#### What you should do:
This exercise asks for a copy of each line in the records below with the word "means" in it.

#### Material provided:
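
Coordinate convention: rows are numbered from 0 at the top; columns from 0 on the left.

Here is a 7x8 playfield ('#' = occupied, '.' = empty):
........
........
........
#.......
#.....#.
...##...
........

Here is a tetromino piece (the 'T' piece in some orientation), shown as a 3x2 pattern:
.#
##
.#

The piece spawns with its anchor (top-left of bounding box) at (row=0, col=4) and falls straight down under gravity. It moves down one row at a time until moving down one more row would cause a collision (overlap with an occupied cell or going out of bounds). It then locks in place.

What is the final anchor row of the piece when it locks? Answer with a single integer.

Answer: 3

Derivation:
Spawn at (row=0, col=4). Try each row:
  row 0: fits
  row 1: fits
  row 2: fits
  row 3: fits
  row 4: blocked -> lock at row 3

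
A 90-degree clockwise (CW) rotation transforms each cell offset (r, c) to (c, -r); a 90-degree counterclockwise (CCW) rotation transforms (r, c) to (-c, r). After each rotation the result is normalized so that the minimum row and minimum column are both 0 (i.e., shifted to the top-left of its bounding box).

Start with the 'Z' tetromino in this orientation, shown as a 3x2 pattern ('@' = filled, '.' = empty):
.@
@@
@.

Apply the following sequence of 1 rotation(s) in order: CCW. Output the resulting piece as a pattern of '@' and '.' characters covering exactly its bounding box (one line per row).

Start:
.@
@@
@.
After rotation 1 (CCW):
@@.
.@@

Answer: @@.
.@@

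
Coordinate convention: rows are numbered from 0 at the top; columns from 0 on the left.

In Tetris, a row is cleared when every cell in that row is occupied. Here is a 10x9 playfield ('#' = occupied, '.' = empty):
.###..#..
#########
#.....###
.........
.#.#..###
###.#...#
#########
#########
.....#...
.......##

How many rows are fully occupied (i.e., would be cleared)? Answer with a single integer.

Check each row:
  row 0: 5 empty cells -> not full
  row 1: 0 empty cells -> FULL (clear)
  row 2: 5 empty cells -> not full
  row 3: 9 empty cells -> not full
  row 4: 4 empty cells -> not full
  row 5: 4 empty cells -> not full
  row 6: 0 empty cells -> FULL (clear)
  row 7: 0 empty cells -> FULL (clear)
  row 8: 8 empty cells -> not full
  row 9: 7 empty cells -> not full
Total rows cleared: 3

Answer: 3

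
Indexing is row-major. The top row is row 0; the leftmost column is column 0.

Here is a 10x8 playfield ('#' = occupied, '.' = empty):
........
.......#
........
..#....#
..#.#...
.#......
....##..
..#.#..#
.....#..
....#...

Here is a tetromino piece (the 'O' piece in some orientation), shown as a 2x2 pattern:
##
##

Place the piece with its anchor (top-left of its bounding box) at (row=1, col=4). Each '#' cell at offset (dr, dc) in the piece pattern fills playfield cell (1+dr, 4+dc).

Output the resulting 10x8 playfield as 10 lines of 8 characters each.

Fill (1+0,4+0) = (1,4)
Fill (1+0,4+1) = (1,5)
Fill (1+1,4+0) = (2,4)
Fill (1+1,4+1) = (2,5)

Answer: ........
....##.#
....##..
..#....#
..#.#...
.#......
....##..
..#.#..#
.....#..
....#...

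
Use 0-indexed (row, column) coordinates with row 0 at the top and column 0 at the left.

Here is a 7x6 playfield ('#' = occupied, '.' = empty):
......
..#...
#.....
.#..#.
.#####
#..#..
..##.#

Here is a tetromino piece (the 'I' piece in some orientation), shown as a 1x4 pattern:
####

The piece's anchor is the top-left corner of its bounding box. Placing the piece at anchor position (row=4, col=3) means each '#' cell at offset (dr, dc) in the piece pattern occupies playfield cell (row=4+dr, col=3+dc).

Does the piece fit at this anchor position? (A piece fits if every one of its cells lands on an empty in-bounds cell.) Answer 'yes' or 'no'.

Check each piece cell at anchor (4, 3):
  offset (0,0) -> (4,3): occupied ('#') -> FAIL
  offset (0,1) -> (4,4): occupied ('#') -> FAIL
  offset (0,2) -> (4,5): occupied ('#') -> FAIL
  offset (0,3) -> (4,6): out of bounds -> FAIL
All cells valid: no

Answer: no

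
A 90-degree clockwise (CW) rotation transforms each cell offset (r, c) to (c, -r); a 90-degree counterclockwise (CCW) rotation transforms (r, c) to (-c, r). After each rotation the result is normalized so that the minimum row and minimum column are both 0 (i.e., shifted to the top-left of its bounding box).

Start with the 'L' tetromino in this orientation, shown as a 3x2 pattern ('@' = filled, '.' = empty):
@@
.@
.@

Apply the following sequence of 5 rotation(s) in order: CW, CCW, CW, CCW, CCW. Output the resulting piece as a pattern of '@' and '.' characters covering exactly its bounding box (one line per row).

Start:
@@
.@
.@
After rotation 1 (CW):
..@
@@@
After rotation 2 (CCW):
@@
.@
.@
After rotation 3 (CW):
..@
@@@
After rotation 4 (CCW):
@@
.@
.@
After rotation 5 (CCW):
@@@
@..

Answer: @@@
@..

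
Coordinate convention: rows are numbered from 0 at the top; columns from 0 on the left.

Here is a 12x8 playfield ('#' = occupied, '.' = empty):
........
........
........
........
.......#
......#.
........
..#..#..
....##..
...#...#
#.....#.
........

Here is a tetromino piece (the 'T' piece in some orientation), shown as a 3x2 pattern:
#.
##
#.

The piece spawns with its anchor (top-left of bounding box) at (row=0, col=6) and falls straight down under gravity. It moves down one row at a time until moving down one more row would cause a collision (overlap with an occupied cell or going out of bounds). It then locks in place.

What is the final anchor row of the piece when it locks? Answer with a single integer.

Spawn at (row=0, col=6). Try each row:
  row 0: fits
  row 1: fits
  row 2: fits
  row 3: blocked -> lock at row 2

Answer: 2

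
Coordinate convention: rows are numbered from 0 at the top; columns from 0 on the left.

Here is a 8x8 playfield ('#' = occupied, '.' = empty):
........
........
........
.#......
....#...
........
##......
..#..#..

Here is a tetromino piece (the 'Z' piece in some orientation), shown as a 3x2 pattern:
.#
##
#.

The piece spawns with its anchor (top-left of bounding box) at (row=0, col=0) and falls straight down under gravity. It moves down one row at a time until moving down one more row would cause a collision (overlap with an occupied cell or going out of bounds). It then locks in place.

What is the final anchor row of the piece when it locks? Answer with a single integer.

Answer: 1

Derivation:
Spawn at (row=0, col=0). Try each row:
  row 0: fits
  row 1: fits
  row 2: blocked -> lock at row 1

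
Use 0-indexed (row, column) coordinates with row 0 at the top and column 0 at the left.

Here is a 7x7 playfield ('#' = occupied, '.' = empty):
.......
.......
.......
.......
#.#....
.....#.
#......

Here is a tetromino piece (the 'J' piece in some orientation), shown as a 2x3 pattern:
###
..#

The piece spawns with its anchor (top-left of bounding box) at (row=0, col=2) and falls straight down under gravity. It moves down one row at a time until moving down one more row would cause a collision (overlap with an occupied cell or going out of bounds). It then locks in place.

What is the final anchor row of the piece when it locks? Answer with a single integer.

Spawn at (row=0, col=2). Try each row:
  row 0: fits
  row 1: fits
  row 2: fits
  row 3: fits
  row 4: blocked -> lock at row 3

Answer: 3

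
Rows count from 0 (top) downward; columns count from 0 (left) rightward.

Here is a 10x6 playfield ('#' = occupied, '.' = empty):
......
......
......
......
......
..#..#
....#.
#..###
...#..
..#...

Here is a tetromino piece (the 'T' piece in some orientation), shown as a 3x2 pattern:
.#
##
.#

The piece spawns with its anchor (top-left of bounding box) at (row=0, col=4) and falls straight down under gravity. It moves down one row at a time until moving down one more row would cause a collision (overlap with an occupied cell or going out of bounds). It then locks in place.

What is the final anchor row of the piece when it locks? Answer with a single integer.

Answer: 2

Derivation:
Spawn at (row=0, col=4). Try each row:
  row 0: fits
  row 1: fits
  row 2: fits
  row 3: blocked -> lock at row 2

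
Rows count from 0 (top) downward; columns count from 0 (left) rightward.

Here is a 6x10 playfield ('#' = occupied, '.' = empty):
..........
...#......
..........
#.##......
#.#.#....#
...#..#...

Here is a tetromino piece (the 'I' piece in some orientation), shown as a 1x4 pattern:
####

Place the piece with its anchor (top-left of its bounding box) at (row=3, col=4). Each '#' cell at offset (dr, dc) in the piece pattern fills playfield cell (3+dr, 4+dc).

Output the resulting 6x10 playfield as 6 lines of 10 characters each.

Fill (3+0,4+0) = (3,4)
Fill (3+0,4+1) = (3,5)
Fill (3+0,4+2) = (3,6)
Fill (3+0,4+3) = (3,7)

Answer: ..........
...#......
..........
#.######..
#.#.#....#
...#..#...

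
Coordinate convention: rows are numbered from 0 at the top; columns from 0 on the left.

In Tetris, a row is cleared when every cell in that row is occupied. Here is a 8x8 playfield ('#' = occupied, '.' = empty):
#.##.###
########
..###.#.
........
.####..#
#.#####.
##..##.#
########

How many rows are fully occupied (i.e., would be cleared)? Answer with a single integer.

Answer: 2

Derivation:
Check each row:
  row 0: 2 empty cells -> not full
  row 1: 0 empty cells -> FULL (clear)
  row 2: 4 empty cells -> not full
  row 3: 8 empty cells -> not full
  row 4: 3 empty cells -> not full
  row 5: 2 empty cells -> not full
  row 6: 3 empty cells -> not full
  row 7: 0 empty cells -> FULL (clear)
Total rows cleared: 2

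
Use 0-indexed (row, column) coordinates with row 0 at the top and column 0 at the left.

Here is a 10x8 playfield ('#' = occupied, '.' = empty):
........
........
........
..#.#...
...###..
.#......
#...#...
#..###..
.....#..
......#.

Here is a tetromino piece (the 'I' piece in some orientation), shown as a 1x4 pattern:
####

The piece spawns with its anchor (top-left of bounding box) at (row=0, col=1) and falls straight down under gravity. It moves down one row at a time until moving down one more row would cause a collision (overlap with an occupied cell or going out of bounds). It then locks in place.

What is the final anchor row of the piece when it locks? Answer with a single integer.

Spawn at (row=0, col=1). Try each row:
  row 0: fits
  row 1: fits
  row 2: fits
  row 3: blocked -> lock at row 2

Answer: 2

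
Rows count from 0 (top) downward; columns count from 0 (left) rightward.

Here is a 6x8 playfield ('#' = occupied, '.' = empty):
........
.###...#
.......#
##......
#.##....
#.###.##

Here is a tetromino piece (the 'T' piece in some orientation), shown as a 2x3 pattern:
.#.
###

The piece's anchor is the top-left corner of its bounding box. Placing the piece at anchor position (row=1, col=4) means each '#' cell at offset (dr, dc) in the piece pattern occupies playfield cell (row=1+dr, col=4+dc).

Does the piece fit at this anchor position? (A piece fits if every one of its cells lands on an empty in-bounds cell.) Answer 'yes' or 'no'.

Check each piece cell at anchor (1, 4):
  offset (0,1) -> (1,5): empty -> OK
  offset (1,0) -> (2,4): empty -> OK
  offset (1,1) -> (2,5): empty -> OK
  offset (1,2) -> (2,6): empty -> OK
All cells valid: yes

Answer: yes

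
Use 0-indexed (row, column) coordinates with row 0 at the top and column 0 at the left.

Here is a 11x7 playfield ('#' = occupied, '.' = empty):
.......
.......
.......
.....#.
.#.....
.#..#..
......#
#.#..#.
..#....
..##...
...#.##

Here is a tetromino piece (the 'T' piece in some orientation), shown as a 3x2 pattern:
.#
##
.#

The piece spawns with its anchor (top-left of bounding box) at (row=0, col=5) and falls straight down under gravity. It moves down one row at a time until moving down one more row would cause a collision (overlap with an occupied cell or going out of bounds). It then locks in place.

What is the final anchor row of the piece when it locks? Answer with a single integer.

Spawn at (row=0, col=5). Try each row:
  row 0: fits
  row 1: fits
  row 2: blocked -> lock at row 1

Answer: 1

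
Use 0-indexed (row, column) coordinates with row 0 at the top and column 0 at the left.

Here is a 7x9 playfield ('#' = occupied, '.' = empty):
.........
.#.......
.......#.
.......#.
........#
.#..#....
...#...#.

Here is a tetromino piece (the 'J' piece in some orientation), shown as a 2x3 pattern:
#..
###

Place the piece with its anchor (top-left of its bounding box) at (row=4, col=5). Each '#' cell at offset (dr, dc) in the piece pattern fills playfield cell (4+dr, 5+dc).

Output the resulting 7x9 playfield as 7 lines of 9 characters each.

Answer: .........
.#.......
.......#.
.......#.
.....#..#
.#..####.
...#...#.

Derivation:
Fill (4+0,5+0) = (4,5)
Fill (4+1,5+0) = (5,5)
Fill (4+1,5+1) = (5,6)
Fill (4+1,5+2) = (5,7)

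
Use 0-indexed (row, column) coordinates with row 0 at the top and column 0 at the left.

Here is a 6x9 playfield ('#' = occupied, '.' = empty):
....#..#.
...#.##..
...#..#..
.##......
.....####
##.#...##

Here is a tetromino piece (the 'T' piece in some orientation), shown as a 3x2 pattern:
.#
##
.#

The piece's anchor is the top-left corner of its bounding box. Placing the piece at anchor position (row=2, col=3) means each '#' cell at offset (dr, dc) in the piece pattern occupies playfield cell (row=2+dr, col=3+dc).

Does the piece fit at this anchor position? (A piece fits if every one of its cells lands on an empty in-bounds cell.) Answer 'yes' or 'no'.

Check each piece cell at anchor (2, 3):
  offset (0,1) -> (2,4): empty -> OK
  offset (1,0) -> (3,3): empty -> OK
  offset (1,1) -> (3,4): empty -> OK
  offset (2,1) -> (4,4): empty -> OK
All cells valid: yes

Answer: yes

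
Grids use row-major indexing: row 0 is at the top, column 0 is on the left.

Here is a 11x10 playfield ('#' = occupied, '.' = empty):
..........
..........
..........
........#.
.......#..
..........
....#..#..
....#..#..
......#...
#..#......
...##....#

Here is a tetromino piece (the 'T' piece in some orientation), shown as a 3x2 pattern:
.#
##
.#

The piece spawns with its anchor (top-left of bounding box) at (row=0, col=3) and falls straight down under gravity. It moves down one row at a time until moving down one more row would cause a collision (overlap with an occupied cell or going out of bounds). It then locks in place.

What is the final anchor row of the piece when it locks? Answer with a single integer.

Answer: 3

Derivation:
Spawn at (row=0, col=3). Try each row:
  row 0: fits
  row 1: fits
  row 2: fits
  row 3: fits
  row 4: blocked -> lock at row 3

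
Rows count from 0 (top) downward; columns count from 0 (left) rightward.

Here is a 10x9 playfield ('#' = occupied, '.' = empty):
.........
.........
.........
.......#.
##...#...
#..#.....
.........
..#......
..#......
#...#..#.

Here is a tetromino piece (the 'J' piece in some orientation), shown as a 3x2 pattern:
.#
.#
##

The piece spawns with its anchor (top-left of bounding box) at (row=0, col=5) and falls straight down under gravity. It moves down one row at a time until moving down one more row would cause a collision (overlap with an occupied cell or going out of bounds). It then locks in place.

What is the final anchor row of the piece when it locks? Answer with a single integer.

Answer: 1

Derivation:
Spawn at (row=0, col=5). Try each row:
  row 0: fits
  row 1: fits
  row 2: blocked -> lock at row 1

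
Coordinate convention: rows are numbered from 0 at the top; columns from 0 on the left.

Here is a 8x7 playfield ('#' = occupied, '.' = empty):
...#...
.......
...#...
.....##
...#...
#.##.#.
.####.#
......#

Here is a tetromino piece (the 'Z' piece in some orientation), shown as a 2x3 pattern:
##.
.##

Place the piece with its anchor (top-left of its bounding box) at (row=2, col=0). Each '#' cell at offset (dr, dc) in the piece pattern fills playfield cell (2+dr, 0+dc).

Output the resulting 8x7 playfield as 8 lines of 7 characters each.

Fill (2+0,0+0) = (2,0)
Fill (2+0,0+1) = (2,1)
Fill (2+1,0+1) = (3,1)
Fill (2+1,0+2) = (3,2)

Answer: ...#...
.......
##.#...
.##..##
...#...
#.##.#.
.####.#
......#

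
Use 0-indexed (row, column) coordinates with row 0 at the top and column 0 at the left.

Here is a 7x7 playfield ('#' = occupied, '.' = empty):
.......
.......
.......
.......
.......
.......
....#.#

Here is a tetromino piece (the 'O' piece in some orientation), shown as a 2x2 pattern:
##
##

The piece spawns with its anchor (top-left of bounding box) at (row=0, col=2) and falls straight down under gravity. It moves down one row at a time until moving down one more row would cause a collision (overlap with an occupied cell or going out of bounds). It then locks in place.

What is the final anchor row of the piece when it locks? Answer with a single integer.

Answer: 5

Derivation:
Spawn at (row=0, col=2). Try each row:
  row 0: fits
  row 1: fits
  row 2: fits
  row 3: fits
  row 4: fits
  row 5: fits
  row 6: blocked -> lock at row 5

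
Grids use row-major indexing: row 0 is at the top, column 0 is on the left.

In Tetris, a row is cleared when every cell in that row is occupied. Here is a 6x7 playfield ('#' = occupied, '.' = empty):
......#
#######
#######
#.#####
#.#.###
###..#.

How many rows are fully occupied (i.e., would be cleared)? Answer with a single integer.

Answer: 2

Derivation:
Check each row:
  row 0: 6 empty cells -> not full
  row 1: 0 empty cells -> FULL (clear)
  row 2: 0 empty cells -> FULL (clear)
  row 3: 1 empty cell -> not full
  row 4: 2 empty cells -> not full
  row 5: 3 empty cells -> not full
Total rows cleared: 2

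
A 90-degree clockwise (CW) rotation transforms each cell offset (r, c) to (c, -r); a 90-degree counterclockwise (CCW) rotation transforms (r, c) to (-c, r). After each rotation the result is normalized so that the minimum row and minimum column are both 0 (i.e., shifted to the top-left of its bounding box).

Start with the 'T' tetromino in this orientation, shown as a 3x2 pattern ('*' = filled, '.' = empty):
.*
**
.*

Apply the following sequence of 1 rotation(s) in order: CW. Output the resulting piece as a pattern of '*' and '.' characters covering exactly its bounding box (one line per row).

Start:
.*
**
.*
After rotation 1 (CW):
.*.
***

Answer: .*.
***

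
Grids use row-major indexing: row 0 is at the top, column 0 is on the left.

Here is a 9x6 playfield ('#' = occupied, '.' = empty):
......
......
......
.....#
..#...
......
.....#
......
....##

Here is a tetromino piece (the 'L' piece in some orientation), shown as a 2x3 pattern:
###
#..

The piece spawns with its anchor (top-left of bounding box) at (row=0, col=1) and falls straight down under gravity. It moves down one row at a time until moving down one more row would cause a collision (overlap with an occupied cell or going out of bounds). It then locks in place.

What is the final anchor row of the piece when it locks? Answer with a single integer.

Spawn at (row=0, col=1). Try each row:
  row 0: fits
  row 1: fits
  row 2: fits
  row 3: fits
  row 4: blocked -> lock at row 3

Answer: 3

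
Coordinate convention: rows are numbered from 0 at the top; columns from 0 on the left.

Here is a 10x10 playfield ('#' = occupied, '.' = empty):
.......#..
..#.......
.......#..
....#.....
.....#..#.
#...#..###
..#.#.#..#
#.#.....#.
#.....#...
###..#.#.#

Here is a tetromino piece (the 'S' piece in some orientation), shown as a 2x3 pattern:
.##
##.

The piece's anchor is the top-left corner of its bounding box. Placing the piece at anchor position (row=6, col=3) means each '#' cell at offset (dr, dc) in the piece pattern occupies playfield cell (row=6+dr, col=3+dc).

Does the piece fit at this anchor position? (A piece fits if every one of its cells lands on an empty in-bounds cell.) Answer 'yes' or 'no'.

Answer: no

Derivation:
Check each piece cell at anchor (6, 3):
  offset (0,1) -> (6,4): occupied ('#') -> FAIL
  offset (0,2) -> (6,5): empty -> OK
  offset (1,0) -> (7,3): empty -> OK
  offset (1,1) -> (7,4): empty -> OK
All cells valid: no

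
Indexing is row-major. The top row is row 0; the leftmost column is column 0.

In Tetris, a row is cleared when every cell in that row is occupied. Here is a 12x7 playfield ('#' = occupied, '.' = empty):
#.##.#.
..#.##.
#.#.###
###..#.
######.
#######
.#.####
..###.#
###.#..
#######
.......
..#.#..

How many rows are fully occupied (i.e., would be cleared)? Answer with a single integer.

Answer: 2

Derivation:
Check each row:
  row 0: 3 empty cells -> not full
  row 1: 4 empty cells -> not full
  row 2: 2 empty cells -> not full
  row 3: 3 empty cells -> not full
  row 4: 1 empty cell -> not full
  row 5: 0 empty cells -> FULL (clear)
  row 6: 2 empty cells -> not full
  row 7: 3 empty cells -> not full
  row 8: 3 empty cells -> not full
  row 9: 0 empty cells -> FULL (clear)
  row 10: 7 empty cells -> not full
  row 11: 5 empty cells -> not full
Total rows cleared: 2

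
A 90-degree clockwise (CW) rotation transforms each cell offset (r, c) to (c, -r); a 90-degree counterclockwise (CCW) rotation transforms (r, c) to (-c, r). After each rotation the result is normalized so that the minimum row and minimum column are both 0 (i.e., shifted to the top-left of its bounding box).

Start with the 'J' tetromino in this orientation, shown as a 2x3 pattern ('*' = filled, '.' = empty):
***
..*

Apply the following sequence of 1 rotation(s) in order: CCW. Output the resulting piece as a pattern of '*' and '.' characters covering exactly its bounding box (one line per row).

Start:
***
..*
After rotation 1 (CCW):
**
*.
*.

Answer: **
*.
*.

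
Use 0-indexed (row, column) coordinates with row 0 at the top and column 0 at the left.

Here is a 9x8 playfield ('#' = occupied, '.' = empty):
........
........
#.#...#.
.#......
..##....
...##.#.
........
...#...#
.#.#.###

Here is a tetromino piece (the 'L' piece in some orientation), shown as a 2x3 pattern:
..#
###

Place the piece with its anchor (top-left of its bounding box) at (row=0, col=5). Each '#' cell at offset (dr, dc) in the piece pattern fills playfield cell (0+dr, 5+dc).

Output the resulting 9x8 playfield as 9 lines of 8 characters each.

Answer: .......#
.....###
#.#...#.
.#......
..##....
...##.#.
........
...#...#
.#.#.###

Derivation:
Fill (0+0,5+2) = (0,7)
Fill (0+1,5+0) = (1,5)
Fill (0+1,5+1) = (1,6)
Fill (0+1,5+2) = (1,7)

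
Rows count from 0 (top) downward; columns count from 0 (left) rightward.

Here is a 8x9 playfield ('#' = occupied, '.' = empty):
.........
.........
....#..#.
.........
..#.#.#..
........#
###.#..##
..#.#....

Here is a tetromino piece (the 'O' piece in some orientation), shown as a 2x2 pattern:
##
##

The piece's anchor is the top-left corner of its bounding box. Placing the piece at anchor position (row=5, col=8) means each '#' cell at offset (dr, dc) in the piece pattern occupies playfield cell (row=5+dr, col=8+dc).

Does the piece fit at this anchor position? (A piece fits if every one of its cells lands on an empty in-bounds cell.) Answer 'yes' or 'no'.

Answer: no

Derivation:
Check each piece cell at anchor (5, 8):
  offset (0,0) -> (5,8): occupied ('#') -> FAIL
  offset (0,1) -> (5,9): out of bounds -> FAIL
  offset (1,0) -> (6,8): occupied ('#') -> FAIL
  offset (1,1) -> (6,9): out of bounds -> FAIL
All cells valid: no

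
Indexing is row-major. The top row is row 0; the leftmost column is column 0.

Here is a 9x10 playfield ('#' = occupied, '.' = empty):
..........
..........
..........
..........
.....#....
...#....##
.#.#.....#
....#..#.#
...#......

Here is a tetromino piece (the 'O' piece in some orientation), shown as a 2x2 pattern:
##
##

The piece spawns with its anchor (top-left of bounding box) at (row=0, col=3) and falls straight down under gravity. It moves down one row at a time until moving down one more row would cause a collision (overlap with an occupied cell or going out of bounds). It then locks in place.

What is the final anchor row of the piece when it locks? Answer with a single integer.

Spawn at (row=0, col=3). Try each row:
  row 0: fits
  row 1: fits
  row 2: fits
  row 3: fits
  row 4: blocked -> lock at row 3

Answer: 3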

#### Task output:
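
The piece's anchor is the top-left corner of its bounding box. Placing the piece at anchor position (row=4, col=3) means each '#' cell at offset (dr, dc) in the piece pattern occupies playfield cell (row=4+dr, col=3+dc).
The piece's anchor is the top-left corner of its bounding box. Placing the piece at anchor position (row=1, col=4) means each '#' cell at offset (dr, dc) in the piece pattern occupies playfield cell (row=1+dr, col=4+dc).
The piece's anchor is the top-left corner of its bounding box. Placing the piece at anchor position (row=2, col=3) means each '#' cell at offset (dr, dc) in the piece pattern occupies playfield cell (row=2+dr, col=3+dc).
The piece's anchor is the top-left corner of its bounding box. Placing the piece at anchor position (row=6, col=3) means each '#' cell at offset (dr, dc) in the piece pattern occupies playfield cell (row=6+dr, col=3+dc).
The piece's anchor is the top-left corner of its bounding box. Placing the piece at anchor position (row=5, col=8) means each '#' cell at offset (dr, dc) in the piece pattern occupies playfield cell (row=5+dr, col=8+dc).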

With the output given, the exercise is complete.